Task item ->
Line by line, transcribe the data shown below.

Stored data
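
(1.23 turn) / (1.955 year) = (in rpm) 1.197e-06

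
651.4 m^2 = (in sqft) 7012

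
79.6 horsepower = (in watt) 5.936e+04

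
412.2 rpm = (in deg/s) 2473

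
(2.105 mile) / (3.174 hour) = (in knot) 0.5763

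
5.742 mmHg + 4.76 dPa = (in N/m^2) 766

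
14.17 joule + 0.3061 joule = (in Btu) 0.01372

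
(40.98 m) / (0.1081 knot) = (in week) 0.001218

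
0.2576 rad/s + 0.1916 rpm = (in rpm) 2.651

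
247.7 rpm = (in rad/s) 25.94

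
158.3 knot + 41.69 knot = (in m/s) 102.9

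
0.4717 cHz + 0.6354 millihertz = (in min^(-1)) 0.3211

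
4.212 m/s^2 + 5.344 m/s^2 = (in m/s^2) 9.556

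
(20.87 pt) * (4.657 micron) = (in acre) 8.473e-12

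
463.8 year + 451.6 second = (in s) 1.463e+10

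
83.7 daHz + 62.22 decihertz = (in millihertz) 8.432e+05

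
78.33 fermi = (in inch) 3.084e-12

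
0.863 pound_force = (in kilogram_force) 0.3915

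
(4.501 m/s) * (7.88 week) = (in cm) 2.145e+09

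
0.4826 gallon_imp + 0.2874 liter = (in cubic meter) 0.002481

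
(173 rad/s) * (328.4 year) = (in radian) 1.792e+12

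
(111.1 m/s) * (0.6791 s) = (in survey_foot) 247.5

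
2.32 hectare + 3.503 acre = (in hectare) 3.738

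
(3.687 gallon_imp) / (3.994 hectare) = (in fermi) 4.197e+08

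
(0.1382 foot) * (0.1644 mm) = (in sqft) 7.454e-05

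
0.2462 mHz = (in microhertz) 246.2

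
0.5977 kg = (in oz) 21.08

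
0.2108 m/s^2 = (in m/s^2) 0.2108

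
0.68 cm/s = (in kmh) 0.02448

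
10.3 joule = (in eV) 6.429e+19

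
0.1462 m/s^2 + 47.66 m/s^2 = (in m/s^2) 47.81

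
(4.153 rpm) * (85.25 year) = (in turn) 1.861e+08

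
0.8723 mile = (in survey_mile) 0.8723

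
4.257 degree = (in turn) 0.01182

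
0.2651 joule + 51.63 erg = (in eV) 1.655e+18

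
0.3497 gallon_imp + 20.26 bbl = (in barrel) 20.27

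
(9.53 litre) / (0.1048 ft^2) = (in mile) 0.0006082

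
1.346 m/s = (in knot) 2.616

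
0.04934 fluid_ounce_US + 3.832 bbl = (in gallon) 160.9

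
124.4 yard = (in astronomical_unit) 7.604e-10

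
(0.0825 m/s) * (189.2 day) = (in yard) 1.475e+06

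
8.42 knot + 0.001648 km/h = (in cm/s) 433.2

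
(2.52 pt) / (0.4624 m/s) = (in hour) 5.34e-07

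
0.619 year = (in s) 1.952e+07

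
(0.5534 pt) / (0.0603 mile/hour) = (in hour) 2.012e-06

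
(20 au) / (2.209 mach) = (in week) 6577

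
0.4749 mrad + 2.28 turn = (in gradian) 912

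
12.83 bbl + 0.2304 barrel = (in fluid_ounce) 7.021e+04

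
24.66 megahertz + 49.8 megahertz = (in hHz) 7.446e+05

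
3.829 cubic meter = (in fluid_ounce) 1.295e+05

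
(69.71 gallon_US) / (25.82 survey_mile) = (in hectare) 6.35e-10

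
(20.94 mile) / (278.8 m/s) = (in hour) 0.03358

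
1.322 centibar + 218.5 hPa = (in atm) 0.2287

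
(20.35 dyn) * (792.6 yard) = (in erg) 1.475e+06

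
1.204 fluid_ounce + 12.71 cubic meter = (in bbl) 79.94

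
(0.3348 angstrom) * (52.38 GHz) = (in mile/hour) 3.923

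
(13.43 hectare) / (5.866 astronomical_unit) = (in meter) 1.53e-07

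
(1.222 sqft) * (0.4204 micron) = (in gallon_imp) 1.05e-05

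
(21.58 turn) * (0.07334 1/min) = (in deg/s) 9.496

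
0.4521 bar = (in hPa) 452.1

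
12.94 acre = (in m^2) 5.237e+04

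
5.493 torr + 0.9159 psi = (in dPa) 7.047e+04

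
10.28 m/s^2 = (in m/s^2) 10.28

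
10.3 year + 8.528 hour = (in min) 5.414e+06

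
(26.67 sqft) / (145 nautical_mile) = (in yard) 1.009e-05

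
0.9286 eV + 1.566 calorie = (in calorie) 1.566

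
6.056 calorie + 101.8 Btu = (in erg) 1.074e+12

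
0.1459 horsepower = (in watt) 108.8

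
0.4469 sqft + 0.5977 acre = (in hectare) 0.2419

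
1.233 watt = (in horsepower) 0.001653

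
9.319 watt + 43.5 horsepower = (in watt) 3.245e+04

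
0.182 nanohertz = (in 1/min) 1.092e-08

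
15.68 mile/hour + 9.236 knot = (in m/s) 11.76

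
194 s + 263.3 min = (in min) 266.5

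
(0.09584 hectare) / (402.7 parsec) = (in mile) 4.793e-20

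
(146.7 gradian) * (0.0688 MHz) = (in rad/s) 1.585e+05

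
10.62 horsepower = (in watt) 7919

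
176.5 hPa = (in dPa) 1.765e+05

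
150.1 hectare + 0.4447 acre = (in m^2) 1.503e+06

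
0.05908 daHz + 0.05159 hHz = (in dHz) 57.5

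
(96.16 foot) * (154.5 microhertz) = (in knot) 0.008802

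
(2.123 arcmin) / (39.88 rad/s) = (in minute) 2.581e-07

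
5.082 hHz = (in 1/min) 3.049e+04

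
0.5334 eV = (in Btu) 8.1e-23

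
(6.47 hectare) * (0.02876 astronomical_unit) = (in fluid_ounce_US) 9.413e+18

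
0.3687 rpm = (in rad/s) 0.03861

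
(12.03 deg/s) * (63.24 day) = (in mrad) 1.147e+09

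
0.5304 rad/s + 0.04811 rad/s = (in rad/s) 0.5785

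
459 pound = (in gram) 2.082e+05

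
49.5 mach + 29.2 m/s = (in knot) 3.282e+04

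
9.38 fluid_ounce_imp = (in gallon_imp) 0.05863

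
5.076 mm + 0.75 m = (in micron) 7.551e+05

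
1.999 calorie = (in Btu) 0.007927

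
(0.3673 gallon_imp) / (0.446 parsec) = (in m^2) 1.213e-19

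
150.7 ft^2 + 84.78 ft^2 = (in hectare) 0.002188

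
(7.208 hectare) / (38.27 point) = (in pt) 1.513e+10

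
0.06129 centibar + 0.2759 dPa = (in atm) 0.0006052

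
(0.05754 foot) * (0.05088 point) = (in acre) 7.779e-11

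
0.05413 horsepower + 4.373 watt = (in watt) 44.74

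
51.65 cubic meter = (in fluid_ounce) 1.746e+06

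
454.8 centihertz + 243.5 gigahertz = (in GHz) 243.5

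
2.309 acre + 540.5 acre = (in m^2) 2.197e+06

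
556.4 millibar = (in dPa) 5.564e+05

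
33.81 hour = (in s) 1.217e+05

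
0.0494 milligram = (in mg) 0.0494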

Exercise answer ->
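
(1.23 turn) / (1.955 year) = (in rpm) 1.197e-06

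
651.4 m^2 = (in sqft) 7012

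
79.6 horsepower = (in watt) 5.936e+04

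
412.2 rpm = (in deg/s) 2473

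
(2.105 mile) / (3.174 hour) = (in knot) 0.5763

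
5.742 mmHg + 4.76 dPa = (in N/m^2) 766

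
14.17 joule + 0.3061 joule = (in Btu) 0.01372

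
(40.98 m) / (0.1081 knot) = (in week) 0.001218

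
0.2576 rad/s + 0.1916 rpm = (in rpm) 2.651

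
247.7 rpm = (in rad/s) 25.94

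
158.3 knot + 41.69 knot = (in m/s) 102.9

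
0.4717 cHz + 0.6354 millihertz = (in min^(-1)) 0.3211

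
4.212 m/s^2 + 5.344 m/s^2 = (in m/s^2) 9.556

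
(20.87 pt) * (4.657 micron) = (in acre) 8.473e-12

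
463.8 year + 451.6 second = (in s) 1.463e+10

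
83.7 daHz + 62.22 decihertz = (in millihertz) 8.432e+05

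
78.33 fermi = (in inch) 3.084e-12

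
0.863 pound_force = (in kilogram_force) 0.3915

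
(4.501 m/s) * (7.88 week) = (in cm) 2.145e+09

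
0.4826 gallon_imp + 0.2874 liter = (in cubic meter) 0.002481

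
(173 rad/s) * (328.4 year) = (in radian) 1.792e+12

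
(111.1 m/s) * (0.6791 s) = (in survey_foot) 247.5

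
2.32 hectare + 3.503 acre = (in hectare) 3.738

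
(3.687 gallon_imp) / (3.994 hectare) = (in fermi) 4.197e+08

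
(0.1382 foot) * (0.1644 mm) = (in sqft) 7.454e-05

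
0.2462 mHz = (in microhertz) 246.2

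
0.5977 kg = (in oz) 21.08

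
0.2108 m/s^2 = (in m/s^2) 0.2108

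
0.68 cm/s = (in kmh) 0.02448

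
10.3 joule = (in eV) 6.429e+19

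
0.1462 m/s^2 + 47.66 m/s^2 = (in m/s^2) 47.81

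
(4.153 rpm) * (85.25 year) = (in turn) 1.861e+08

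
0.8723 mile = (in survey_mile) 0.8723

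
4.257 degree = (in turn) 0.01182

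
0.2651 joule + 51.63 erg = (in eV) 1.655e+18

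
0.3497 gallon_imp + 20.26 bbl = (in barrel) 20.27

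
(9.53 litre) / (0.1048 ft^2) = (in mile) 0.0006082

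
1.346 m/s = (in knot) 2.616

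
0.04934 fluid_ounce_US + 3.832 bbl = (in gallon) 160.9

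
124.4 yard = (in astronomical_unit) 7.604e-10

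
(0.0825 m/s) * (189.2 day) = (in yard) 1.475e+06

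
8.42 knot + 0.001648 km/h = (in cm/s) 433.2

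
(2.52 pt) / (0.4624 m/s) = (in hour) 5.34e-07

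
0.619 year = (in s) 1.952e+07

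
(0.5534 pt) / (0.0603 mile/hour) = (in hour) 2.012e-06

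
(20 au) / (2.209 mach) = (in week) 6577

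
0.4749 mrad + 2.28 turn = (in gradian) 912

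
12.83 bbl + 0.2304 barrel = (in fluid_ounce) 7.021e+04

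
24.66 megahertz + 49.8 megahertz = (in hHz) 7.446e+05

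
3.829 cubic meter = (in fluid_ounce) 1.295e+05

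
(69.71 gallon_US) / (25.82 survey_mile) = (in hectare) 6.35e-10

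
(20.94 mile) / (278.8 m/s) = (in hour) 0.03358

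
1.322 centibar + 218.5 hPa = (in atm) 0.2287

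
(20.35 dyn) * (792.6 yard) = (in erg) 1.475e+06

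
1.204 fluid_ounce + 12.71 cubic meter = (in bbl) 79.94

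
(0.3348 angstrom) * (52.38 GHz) = (in mile/hour) 3.923

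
(13.43 hectare) / (5.866 astronomical_unit) = (in meter) 1.53e-07

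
(1.222 sqft) * (0.4204 micron) = (in gallon_imp) 1.05e-05

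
(21.58 turn) * (0.07334 1/min) = (in deg/s) 9.496

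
0.4521 bar = (in hPa) 452.1

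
12.94 acre = (in m^2) 5.237e+04

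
5.493 torr + 0.9159 psi = (in dPa) 7.047e+04

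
10.28 m/s^2 = (in m/s^2) 10.28

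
10.3 year + 8.528 hour = (in min) 5.414e+06

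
(26.67 sqft) / (145 nautical_mile) = (in yard) 1.009e-05

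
0.9286 eV + 1.566 calorie = (in calorie) 1.566

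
6.056 calorie + 101.8 Btu = (in erg) 1.074e+12

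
0.1459 horsepower = (in watt) 108.8

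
0.4469 sqft + 0.5977 acre = (in hectare) 0.2419

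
1.233 watt = (in horsepower) 0.001653

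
9.319 watt + 43.5 horsepower = (in watt) 3.245e+04

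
0.182 nanohertz = (in 1/min) 1.092e-08

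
15.68 mile/hour + 9.236 knot = (in m/s) 11.76

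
194 s + 263.3 min = (in min) 266.5

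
(0.09584 hectare) / (402.7 parsec) = (in mile) 4.793e-20

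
(146.7 gradian) * (0.0688 MHz) = (in rad/s) 1.585e+05

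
10.62 horsepower = (in watt) 7919

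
176.5 hPa = (in dPa) 1.765e+05

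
150.1 hectare + 0.4447 acre = (in m^2) 1.503e+06

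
0.05908 daHz + 0.05159 hHz = (in dHz) 57.5

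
(96.16 foot) * (154.5 microhertz) = (in knot) 0.008802

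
(2.123 arcmin) / (39.88 rad/s) = (in minute) 2.581e-07

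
5.082 hHz = (in 1/min) 3.049e+04

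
0.5334 eV = (in Btu) 8.1e-23

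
(6.47 hectare) * (0.02876 astronomical_unit) = (in fluid_ounce_US) 9.413e+18

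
0.3687 rpm = (in rad/s) 0.03861

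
(12.03 deg/s) * (63.24 day) = (in mrad) 1.147e+09

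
0.5304 rad/s + 0.04811 rad/s = (in rad/s) 0.5785

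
459 pound = (in gram) 2.082e+05

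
49.5 mach + 29.2 m/s = (in knot) 3.282e+04

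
9.38 fluid_ounce_imp = (in gallon_imp) 0.05863

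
5.076 mm + 0.75 m = (in micron) 7.551e+05

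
1.999 calorie = (in Btu) 0.007927

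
(0.3673 gallon_imp) / (0.446 parsec) = (in m^2) 1.213e-19

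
150.7 ft^2 + 84.78 ft^2 = (in hectare) 0.002188

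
(7.208 hectare) / (38.27 point) = (in pt) 1.513e+10

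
0.06129 centibar + 0.2759 dPa = (in atm) 0.0006052

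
(0.05754 foot) * (0.05088 point) = (in acre) 7.779e-11

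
0.05413 horsepower + 4.373 watt = (in watt) 44.74

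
51.65 cubic meter = (in fluid_ounce) 1.746e+06

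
454.8 centihertz + 243.5 gigahertz = (in GHz) 243.5

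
2.309 acre + 540.5 acre = (in m^2) 2.197e+06

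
556.4 millibar = (in dPa) 5.564e+05

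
33.81 hour = (in s) 1.217e+05

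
0.0494 milligram = (in mg) 0.0494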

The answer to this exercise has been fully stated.